## [What the exercise asks]
Return the records below from the line containing "C3 bears H at" onward, exactly, through and including the last line.

## [Recorded data]

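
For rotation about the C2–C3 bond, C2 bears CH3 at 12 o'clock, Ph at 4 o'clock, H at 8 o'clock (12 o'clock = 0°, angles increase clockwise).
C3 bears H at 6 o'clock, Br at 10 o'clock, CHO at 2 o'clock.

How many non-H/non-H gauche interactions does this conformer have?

Non-H gauche pairs: CH3(0°)/Br(300°); CH3(0°)/CHO(60°); Ph(120°)/CHO(60°) — 3 interactions.

3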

## [Answer to this problem]
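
C3 bears H at 6 o'clock, Br at 10 o'clock, CHO at 2 o'clock.

How many non-H/non-H gauche interactions does this conformer have?

Non-H gauche pairs: CH3(0°)/Br(300°); CH3(0°)/CHO(60°); Ph(120°)/CHO(60°) — 3 interactions.

3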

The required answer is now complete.